### EXERCISE OBJECTIVE
Using the records below, give again exactly the lines from the line that contains "We have 14 crates" through the line that contains "Print jobs of", both ends included, and only those.

[Start of section]

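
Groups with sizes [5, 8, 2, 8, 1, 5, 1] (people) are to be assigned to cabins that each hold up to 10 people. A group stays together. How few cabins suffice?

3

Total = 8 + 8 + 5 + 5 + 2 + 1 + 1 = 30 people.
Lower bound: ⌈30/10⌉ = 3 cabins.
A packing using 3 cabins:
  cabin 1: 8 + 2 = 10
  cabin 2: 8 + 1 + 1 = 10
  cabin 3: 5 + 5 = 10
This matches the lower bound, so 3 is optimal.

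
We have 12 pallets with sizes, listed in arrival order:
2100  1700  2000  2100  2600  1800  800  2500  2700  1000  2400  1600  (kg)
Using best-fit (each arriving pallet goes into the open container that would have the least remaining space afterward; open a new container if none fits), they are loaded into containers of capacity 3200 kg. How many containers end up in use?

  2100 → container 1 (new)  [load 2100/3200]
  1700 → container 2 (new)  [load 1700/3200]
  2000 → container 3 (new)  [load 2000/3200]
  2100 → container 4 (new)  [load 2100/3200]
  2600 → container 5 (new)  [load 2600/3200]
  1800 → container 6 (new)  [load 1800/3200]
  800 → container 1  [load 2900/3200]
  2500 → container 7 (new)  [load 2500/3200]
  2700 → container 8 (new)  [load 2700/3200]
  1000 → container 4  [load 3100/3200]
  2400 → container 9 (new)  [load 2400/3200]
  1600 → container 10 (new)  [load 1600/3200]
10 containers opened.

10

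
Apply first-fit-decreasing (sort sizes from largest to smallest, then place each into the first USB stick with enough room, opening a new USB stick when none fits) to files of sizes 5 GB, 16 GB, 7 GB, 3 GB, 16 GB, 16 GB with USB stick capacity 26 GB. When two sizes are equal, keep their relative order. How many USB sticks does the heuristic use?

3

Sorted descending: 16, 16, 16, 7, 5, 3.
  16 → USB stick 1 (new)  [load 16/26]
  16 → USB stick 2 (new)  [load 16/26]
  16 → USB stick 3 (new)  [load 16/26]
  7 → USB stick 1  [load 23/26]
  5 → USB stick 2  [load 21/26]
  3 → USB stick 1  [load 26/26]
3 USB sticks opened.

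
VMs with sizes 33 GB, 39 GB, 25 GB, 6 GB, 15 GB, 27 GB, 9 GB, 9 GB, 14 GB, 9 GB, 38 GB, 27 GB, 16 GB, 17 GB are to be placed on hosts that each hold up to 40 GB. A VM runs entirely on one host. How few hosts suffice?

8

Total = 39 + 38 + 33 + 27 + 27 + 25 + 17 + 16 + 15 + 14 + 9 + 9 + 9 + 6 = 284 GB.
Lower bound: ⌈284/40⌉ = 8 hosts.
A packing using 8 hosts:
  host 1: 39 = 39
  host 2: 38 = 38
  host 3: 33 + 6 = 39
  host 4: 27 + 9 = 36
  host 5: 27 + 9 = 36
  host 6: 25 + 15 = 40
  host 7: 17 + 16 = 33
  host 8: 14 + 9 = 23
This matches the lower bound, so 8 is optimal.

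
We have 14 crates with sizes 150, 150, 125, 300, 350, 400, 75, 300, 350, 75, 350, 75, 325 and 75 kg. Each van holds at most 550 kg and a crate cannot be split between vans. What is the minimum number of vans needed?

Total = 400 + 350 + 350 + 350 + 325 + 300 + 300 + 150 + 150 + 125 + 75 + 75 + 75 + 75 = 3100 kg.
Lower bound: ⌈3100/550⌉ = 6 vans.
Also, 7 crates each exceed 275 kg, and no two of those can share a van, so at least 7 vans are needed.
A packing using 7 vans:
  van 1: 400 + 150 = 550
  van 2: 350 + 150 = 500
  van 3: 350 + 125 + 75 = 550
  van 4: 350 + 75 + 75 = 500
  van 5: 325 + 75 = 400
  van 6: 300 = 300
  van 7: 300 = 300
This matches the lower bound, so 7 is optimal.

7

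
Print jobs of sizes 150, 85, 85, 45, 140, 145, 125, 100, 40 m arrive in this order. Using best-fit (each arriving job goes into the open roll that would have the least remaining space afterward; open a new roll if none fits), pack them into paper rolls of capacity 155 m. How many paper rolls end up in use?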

[End of section]
[Start of section]

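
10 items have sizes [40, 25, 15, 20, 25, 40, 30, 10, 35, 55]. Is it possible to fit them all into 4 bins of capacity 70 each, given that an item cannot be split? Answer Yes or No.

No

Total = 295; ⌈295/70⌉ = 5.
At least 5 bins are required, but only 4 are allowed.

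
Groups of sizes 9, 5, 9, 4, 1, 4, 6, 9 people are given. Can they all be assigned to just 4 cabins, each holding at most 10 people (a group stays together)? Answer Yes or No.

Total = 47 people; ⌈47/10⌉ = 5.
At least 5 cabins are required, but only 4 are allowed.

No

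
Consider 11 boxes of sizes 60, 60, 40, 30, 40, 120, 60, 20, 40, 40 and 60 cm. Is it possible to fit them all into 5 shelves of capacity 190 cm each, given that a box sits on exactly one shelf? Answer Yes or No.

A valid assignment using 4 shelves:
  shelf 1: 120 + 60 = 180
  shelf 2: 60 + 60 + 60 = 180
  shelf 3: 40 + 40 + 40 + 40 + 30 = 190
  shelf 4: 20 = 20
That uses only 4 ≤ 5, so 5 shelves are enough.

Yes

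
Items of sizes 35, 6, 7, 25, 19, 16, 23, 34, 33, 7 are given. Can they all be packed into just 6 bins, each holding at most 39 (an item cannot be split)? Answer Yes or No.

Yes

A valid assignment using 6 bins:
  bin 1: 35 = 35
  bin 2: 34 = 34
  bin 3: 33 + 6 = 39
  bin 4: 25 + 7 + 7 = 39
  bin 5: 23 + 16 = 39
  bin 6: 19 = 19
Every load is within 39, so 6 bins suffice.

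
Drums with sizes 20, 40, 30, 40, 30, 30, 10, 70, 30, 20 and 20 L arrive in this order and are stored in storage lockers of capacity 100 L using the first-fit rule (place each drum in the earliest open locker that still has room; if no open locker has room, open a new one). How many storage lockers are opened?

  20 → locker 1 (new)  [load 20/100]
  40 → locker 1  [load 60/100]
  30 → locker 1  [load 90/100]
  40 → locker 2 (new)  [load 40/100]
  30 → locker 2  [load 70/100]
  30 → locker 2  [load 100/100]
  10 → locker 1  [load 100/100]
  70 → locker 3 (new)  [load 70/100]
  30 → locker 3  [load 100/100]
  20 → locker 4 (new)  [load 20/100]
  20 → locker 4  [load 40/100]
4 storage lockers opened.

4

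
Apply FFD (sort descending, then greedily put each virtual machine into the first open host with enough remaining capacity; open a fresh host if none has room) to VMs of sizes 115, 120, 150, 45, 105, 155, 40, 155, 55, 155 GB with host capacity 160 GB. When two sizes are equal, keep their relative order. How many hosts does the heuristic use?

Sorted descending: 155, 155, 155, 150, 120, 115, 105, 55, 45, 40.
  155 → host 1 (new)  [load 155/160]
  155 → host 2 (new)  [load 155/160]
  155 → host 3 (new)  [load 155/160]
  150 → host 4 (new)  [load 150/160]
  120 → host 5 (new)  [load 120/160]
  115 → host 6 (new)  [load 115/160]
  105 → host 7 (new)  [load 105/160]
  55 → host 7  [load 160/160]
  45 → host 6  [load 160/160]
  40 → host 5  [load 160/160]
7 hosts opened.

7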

[End of section]
[Start of section]

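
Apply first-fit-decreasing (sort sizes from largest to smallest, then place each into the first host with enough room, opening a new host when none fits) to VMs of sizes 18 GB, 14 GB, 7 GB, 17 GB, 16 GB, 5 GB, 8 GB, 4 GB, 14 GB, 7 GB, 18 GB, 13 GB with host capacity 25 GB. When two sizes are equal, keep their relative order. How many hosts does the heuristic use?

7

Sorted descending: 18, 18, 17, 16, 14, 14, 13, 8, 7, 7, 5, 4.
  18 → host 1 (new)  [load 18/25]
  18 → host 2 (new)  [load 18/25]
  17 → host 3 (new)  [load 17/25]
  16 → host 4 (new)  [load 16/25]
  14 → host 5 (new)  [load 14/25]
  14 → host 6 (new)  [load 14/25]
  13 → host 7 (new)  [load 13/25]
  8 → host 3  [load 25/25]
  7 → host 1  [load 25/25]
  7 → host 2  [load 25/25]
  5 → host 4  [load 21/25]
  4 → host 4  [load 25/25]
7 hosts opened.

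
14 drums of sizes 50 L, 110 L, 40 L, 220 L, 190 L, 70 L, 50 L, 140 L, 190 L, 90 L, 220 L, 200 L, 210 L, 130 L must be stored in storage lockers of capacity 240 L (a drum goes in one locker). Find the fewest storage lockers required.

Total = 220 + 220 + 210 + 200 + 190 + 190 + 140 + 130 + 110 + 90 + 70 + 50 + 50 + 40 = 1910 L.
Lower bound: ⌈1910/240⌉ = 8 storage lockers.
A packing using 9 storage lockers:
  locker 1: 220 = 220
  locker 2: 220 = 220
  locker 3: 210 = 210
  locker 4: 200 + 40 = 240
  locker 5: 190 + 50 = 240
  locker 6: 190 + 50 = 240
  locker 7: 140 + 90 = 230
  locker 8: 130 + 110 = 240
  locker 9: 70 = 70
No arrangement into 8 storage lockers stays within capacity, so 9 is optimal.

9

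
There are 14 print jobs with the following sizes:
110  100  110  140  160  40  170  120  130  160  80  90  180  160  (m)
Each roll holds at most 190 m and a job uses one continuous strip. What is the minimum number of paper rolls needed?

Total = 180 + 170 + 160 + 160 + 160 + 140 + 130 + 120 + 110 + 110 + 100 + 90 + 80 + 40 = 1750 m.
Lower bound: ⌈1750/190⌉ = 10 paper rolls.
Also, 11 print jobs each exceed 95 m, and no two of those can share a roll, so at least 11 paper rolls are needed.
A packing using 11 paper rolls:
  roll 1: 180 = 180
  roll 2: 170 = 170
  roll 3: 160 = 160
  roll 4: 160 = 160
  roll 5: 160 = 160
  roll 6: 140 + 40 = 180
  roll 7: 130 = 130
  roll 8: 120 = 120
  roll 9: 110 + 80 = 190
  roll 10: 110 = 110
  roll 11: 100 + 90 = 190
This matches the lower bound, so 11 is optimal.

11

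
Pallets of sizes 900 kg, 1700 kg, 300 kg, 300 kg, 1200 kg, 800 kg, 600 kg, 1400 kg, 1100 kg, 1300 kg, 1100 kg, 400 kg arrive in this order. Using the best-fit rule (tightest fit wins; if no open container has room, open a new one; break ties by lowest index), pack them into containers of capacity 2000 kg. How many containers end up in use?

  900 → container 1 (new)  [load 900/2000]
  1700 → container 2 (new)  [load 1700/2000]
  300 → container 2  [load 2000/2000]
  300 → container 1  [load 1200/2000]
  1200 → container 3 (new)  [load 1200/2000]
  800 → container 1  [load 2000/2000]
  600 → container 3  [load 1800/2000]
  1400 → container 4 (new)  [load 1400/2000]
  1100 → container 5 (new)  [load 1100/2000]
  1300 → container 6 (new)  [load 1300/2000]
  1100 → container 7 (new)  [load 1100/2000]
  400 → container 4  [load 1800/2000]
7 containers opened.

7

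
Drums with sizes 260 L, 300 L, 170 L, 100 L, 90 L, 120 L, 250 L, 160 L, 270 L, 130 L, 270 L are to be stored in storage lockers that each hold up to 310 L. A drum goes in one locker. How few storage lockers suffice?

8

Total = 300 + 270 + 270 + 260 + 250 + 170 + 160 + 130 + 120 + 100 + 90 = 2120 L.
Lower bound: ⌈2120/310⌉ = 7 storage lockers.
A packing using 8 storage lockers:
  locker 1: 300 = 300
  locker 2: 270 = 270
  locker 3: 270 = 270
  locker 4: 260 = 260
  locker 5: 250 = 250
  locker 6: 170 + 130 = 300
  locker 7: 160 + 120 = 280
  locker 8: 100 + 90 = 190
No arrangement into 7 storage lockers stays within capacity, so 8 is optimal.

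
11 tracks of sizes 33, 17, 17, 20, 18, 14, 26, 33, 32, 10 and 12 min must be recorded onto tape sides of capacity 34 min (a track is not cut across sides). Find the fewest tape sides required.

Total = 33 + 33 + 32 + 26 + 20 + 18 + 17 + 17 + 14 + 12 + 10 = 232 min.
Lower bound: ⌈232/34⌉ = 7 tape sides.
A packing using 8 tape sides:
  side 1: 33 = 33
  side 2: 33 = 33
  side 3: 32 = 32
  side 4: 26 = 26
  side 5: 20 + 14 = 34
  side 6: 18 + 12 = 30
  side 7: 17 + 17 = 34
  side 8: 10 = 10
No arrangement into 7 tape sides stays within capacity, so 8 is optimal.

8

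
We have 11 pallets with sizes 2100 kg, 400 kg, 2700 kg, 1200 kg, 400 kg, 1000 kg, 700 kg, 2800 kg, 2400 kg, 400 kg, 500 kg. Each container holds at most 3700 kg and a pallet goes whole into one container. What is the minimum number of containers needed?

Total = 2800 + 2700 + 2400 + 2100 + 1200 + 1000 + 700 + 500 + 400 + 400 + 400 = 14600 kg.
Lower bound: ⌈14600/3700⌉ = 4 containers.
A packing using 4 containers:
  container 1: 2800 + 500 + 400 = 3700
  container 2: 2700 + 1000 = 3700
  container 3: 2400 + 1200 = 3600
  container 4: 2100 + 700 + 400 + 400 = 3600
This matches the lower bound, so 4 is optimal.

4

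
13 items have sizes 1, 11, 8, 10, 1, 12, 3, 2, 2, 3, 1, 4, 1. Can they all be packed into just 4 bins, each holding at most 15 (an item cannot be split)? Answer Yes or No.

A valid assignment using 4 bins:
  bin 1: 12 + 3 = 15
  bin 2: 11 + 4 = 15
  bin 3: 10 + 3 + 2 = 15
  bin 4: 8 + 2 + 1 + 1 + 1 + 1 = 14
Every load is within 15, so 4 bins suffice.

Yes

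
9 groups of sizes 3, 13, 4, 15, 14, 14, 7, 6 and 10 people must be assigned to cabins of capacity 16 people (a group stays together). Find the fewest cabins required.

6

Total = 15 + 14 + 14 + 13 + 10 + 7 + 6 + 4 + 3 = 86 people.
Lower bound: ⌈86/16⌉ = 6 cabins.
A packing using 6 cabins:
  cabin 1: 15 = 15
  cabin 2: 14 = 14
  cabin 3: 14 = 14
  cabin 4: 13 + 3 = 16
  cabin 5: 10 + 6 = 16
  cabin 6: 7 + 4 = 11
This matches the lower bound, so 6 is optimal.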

[End of section]

### ANSWER TO THE PROBLEM
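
We have 14 crates with sizes 150, 150, 125, 300, 350, 400, 75, 300, 350, 75, 350, 75, 325 and 75 kg. Each van holds at most 550 kg and a crate cannot be split between vans. What is the minimum number of vans needed?

Total = 400 + 350 + 350 + 350 + 325 + 300 + 300 + 150 + 150 + 125 + 75 + 75 + 75 + 75 = 3100 kg.
Lower bound: ⌈3100/550⌉ = 6 vans.
Also, 7 crates each exceed 275 kg, and no two of those can share a van, so at least 7 vans are needed.
A packing using 7 vans:
  van 1: 400 + 150 = 550
  van 2: 350 + 150 = 500
  van 3: 350 + 125 + 75 = 550
  van 4: 350 + 75 + 75 = 500
  van 5: 325 + 75 = 400
  van 6: 300 = 300
  van 7: 300 = 300
This matches the lower bound, so 7 is optimal.

7

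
Print jobs of sizes 150, 85, 85, 45, 140, 145, 125, 100, 40 m arrive in this order. Using best-fit (each arriving job goes into the open roll that would have the least remaining space afterward; open a new roll if none fits), pack them into paper rolls of capacity 155 m. How many paper rolls end up in use?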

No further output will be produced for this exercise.